[[ Supplied material open ]]
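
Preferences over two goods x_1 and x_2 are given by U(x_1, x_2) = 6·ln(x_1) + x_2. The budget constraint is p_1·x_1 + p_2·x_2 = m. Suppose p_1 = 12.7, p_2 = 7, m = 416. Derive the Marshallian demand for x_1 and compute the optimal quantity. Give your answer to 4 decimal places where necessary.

So x_1*(p_1,p_2) = 6·p_2/p_1, independent of income; and x_2* = (m − 6·p_2)/p_2.
At the given prices: x_1* = 6·7/12.7 = 3.3071.

x_1* = 3.3071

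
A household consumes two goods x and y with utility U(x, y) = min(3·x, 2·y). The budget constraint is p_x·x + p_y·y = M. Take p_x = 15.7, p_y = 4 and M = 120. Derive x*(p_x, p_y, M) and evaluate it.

x* = 5.53

With perfect complements, no substitution: consume in ratio x:y = 2:3.
Budget: p_x·x + p_y·(3/2)·x = M, so (2·p_x + 3·p_y)·x = 2·M.
Demand: x*(p_x,p_y,M) = 2·M/(2·p_x + 3·p_y), y* = 3·M/(2·p_x + 3·p_y).
Here 2·15.7 + 3·4 = 43.4, giving x* = 5.53.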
[[ Supplied material closed ]]
*Task*:
The answer is the full set of records above, repeated exactly.

*Result below*:
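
Preferences over two goods x_1 and x_2 are given by U(x_1, x_2) = 6·ln(x_1) + x_2. The budget constraint is p_1·x_1 + p_2·x_2 = m. Suppose p_1 = 12.7, p_2 = 7, m = 416. Derive the Marshallian demand for x_1 and compute the optimal quantity. Give your answer to 4 decimal places where necessary.

So x_1*(p_1,p_2) = 6·p_2/p_1, independent of income; and x_2* = (m − 6·p_2)/p_2.
At the given prices: x_1* = 6·7/12.7 = 3.3071.

x_1* = 3.3071

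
A household consumes two goods x and y with utility U(x, y) = min(3·x, 2·y). The budget constraint is p_x·x + p_y·y = M. Take p_x = 15.7, p_y = 4 and M = 120. Derive x*(p_x, p_y, M) and evaluate it.

x* = 5.53

With perfect complements, no substitution: consume in ratio x:y = 2:3.
Budget: p_x·x + p_y·(3/2)·x = M, so (2·p_x + 3·p_y)·x = 2·M.
Demand: x*(p_x,p_y,M) = 2·M/(2·p_x + 3·p_y), y* = 3·M/(2·p_x + 3·p_y).
Here 2·15.7 + 3·4 = 43.4, giving x* = 5.53.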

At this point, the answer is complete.